• Exercise aim: Copy the records below exactly as they appear.

[Collected data entries]
★ ★ ★ ★ ★

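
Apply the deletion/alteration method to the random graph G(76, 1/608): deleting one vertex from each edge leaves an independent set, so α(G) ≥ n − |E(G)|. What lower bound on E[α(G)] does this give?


E[|E(G)|] = C(76, 2)·p = 2850 · (1/608) = 75/16.
E[α(G)] ≥ n − E[|E(G)|] = 76 − 75/16 = 1141/16.
Numerically: ≈ 71.312.
(This is only a lower bound; the true E[α(G)] may be larger.)

E[α(G)] ≥ 1141/16 ≈ 71.312.


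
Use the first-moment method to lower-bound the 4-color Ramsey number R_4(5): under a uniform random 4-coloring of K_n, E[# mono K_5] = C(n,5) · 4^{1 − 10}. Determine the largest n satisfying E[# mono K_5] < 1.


We need C(n, 5) · 4^{1 − 10} < 1, i.e. C(n, 5) < 4^{10 − 1} = 262144.
Check values of n near the boundary:
  n = 27: C(27, 5) = 80730; 80730 < 262144? YES
  n = 28: C(28, 5) = 98280; 98280 < 262144? YES
  n = 29: C(29, 5) = 118755; 118755 < 262144? YES
  n = 30: C(30, 5) = 142506; 142506 < 262144? YES
  n = 31: C(31, 5) = 169911; 169911 < 262144? YES
  n = 32: C(32, 5) = 201376; 201376 < 262144? YES
  n = 33: C(33, 5) = 237336; 237336 < 262144? YES
  n = 34: C(34, 5) = 278256; 278256 < 262144? NO
  n = 35: C(35, 5) = 324632; 324632 < 262144? NO
The largest n with C(n, 5) < 262144 is n = 33 (where E[X] = 29667/32768 ≈ 0.9053650). Hence R_4(5) > 33, i.e. R_4(5) ≥ 34.

Largest n = 33; hence R_4(5) > 33.


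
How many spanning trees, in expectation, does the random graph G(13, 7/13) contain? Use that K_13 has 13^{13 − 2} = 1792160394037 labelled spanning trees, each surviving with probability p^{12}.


K_13 has 13^{13 − 2} = 1792160394037 labelled spanning trees.
For each such spanning tree H, let X_H = 1 if all 12 edges of H are present in G. Then P[X_H = 1] = p^{12} = (7/13)^{12} = 13841287201/23298085122481.
Summing the indicators: E[X] = Σ_H E[X_H] = 1792160394037 · p^{12} = 1792160394037 · 13841287201/23298085122481 = 13841287201/13.
Numerically: E[X] ≈ 1.065e+09.

E[X] = 1792160394037 · (7/13)^{12} = 13841287201/13 ≈ 1.065e+09.


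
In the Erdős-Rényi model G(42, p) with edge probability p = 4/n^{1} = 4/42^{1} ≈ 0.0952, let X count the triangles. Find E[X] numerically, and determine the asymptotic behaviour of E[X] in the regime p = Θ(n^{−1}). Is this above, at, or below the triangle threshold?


Number of potential triangles: C(42, 3) = 11480.
Each occurs with probability p³ ≈ (0.0952)³ ≈ 8.63838e-04.
By linearity: E[X] = C(42, 3)·p³ ≈ 11480 · 8.63838e-04 ≈ 9.917.
Here α = 1, so p = 4/n is exactly at the triangle threshold p ~ 1/n. Asymptotically E[X] → c³/6 = 4³/6 = 32/3 ≈ 10.667, a bounded constant. In this regime the triangle count is asymptotically Poisson(c³/6).

E[X] ≈ 9.917; in regime p = Θ(1/n^{1}) E[X] stays bounded (at the triangle threshold p ~ 1/n).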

★ ★ ★ ★ ★

• Result below:
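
Apply the deletion/alteration method to the random graph G(76, 1/608): deleting one vertex from each edge leaves an independent set, so α(G) ≥ n − |E(G)|. What lower bound on E[α(G)] does this give?


E[|E(G)|] = C(76, 2)·p = 2850 · (1/608) = 75/16.
E[α(G)] ≥ n − E[|E(G)|] = 76 − 75/16 = 1141/16.
Numerically: ≈ 71.312.
(This is only a lower bound; the true E[α(G)] may be larger.)

E[α(G)] ≥ 1141/16 ≈ 71.312.


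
Use the first-moment method to lower-bound the 4-color Ramsey number R_4(5): under a uniform random 4-coloring of K_n, E[# mono K_5] = C(n,5) · 4^{1 − 10}. Determine the largest n satisfying E[# mono K_5] < 1.


We need C(n, 5) · 4^{1 − 10} < 1, i.e. C(n, 5) < 4^{10 − 1} = 262144.
Check values of n near the boundary:
  n = 27: C(27, 5) = 80730; 80730 < 262144? YES
  n = 28: C(28, 5) = 98280; 98280 < 262144? YES
  n = 29: C(29, 5) = 118755; 118755 < 262144? YES
  n = 30: C(30, 5) = 142506; 142506 < 262144? YES
  n = 31: C(31, 5) = 169911; 169911 < 262144? YES
  n = 32: C(32, 5) = 201376; 201376 < 262144? YES
  n = 33: C(33, 5) = 237336; 237336 < 262144? YES
  n = 34: C(34, 5) = 278256; 278256 < 262144? NO
  n = 35: C(35, 5) = 324632; 324632 < 262144? NO
The largest n with C(n, 5) < 262144 is n = 33 (where E[X] = 29667/32768 ≈ 0.9053650). Hence R_4(5) > 33, i.e. R_4(5) ≥ 34.

Largest n = 33; hence R_4(5) > 33.


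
How many spanning trees, in expectation, does the random graph G(13, 7/13) contain? Use that K_13 has 13^{13 − 2} = 1792160394037 labelled spanning trees, each surviving with probability p^{12}.


K_13 has 13^{13 − 2} = 1792160394037 labelled spanning trees.
For each such spanning tree H, let X_H = 1 if all 12 edges of H are present in G. Then P[X_H = 1] = p^{12} = (7/13)^{12} = 13841287201/23298085122481.
Summing the indicators: E[X] = Σ_H E[X_H] = 1792160394037 · p^{12} = 1792160394037 · 13841287201/23298085122481 = 13841287201/13.
Numerically: E[X] ≈ 1.065e+09.

E[X] = 1792160394037 · (7/13)^{12} = 13841287201/13 ≈ 1.065e+09.


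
In the Erdős-Rényi model G(42, p) with edge probability p = 4/n^{1} = 4/42^{1} ≈ 0.0952, let X count the triangles. Find E[X] numerically, and determine the asymptotic behaviour of E[X] in the regime p = Θ(n^{−1}). Is this above, at, or below the triangle threshold?


Number of potential triangles: C(42, 3) = 11480.
Each occurs with probability p³ ≈ (0.0952)³ ≈ 8.63838e-04.
By linearity: E[X] = C(42, 3)·p³ ≈ 11480 · 8.63838e-04 ≈ 9.917.
Here α = 1, so p = 4/n is exactly at the triangle threshold p ~ 1/n. Asymptotically E[X] → c³/6 = 4³/6 = 32/3 ≈ 10.667, a bounded constant. In this regime the triangle count is asymptotically Poisson(c³/6).

E[X] ≈ 9.917; in regime p = Θ(1/n^{1}) E[X] stays bounded (at the triangle threshold p ~ 1/n).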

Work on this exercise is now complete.